DESCRIPTION OF THE TASK: A word-for-word copy of the listing is needed. Retype it in full.

RECORDS TO PROCESS:
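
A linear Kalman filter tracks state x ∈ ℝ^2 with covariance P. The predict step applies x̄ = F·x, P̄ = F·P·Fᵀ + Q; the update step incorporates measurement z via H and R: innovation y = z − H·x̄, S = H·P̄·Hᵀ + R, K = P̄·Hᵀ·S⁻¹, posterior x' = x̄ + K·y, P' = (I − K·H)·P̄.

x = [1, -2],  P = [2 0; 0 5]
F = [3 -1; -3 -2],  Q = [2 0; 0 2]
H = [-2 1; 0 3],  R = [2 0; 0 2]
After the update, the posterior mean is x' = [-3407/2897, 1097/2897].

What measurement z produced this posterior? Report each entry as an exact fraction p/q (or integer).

z = [3, 1]

x̄ = F·x = [5, 1]
P̄ = F·P·Fᵀ + Q = [25 -8; -8 40]
S = H·P̄·Hᵀ + R = [174 168; 168 362]
K = P̄·Hᵀ·S⁻¹ = [-4241/8691 464/2897; 28/8691 956/2897]
x' − x̄ = [-17892/2897, -1800/2897] = K·y
y = (KᵀK)⁻¹·Kᵀ·(x' − x̄) = [12, -2]
z = y + H·x̄ = [12, -2] + [-9, 3] = [3, 1]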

WRITTEN RESPONSE:
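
A linear Kalman filter tracks state x ∈ ℝ^2 with covariance P. The predict step applies x̄ = F·x, P̄ = F·P·Fᵀ + Q; the update step incorporates measurement z via H and R: innovation y = z − H·x̄, S = H·P̄·Hᵀ + R, K = P̄·Hᵀ·S⁻¹, posterior x' = x̄ + K·y, P' = (I − K·H)·P̄.

x = [1, -2],  P = [2 0; 0 5]
F = [3 -1; -3 -2],  Q = [2 0; 0 2]
H = [-2 1; 0 3],  R = [2 0; 0 2]
After the update, the posterior mean is x' = [-3407/2897, 1097/2897].

What measurement z produced this posterior? Report each entry as an exact fraction p/q (or integer).

z = [3, 1]

x̄ = F·x = [5, 1]
P̄ = F·P·Fᵀ + Q = [25 -8; -8 40]
S = H·P̄·Hᵀ + R = [174 168; 168 362]
K = P̄·Hᵀ·S⁻¹ = [-4241/8691 464/2897; 28/8691 956/2897]
x' − x̄ = [-17892/2897, -1800/2897] = K·y
y = (KᵀK)⁻¹·Kᵀ·(x' − x̄) = [12, -2]
z = y + H·x̄ = [12, -2] + [-9, 3] = [3, 1]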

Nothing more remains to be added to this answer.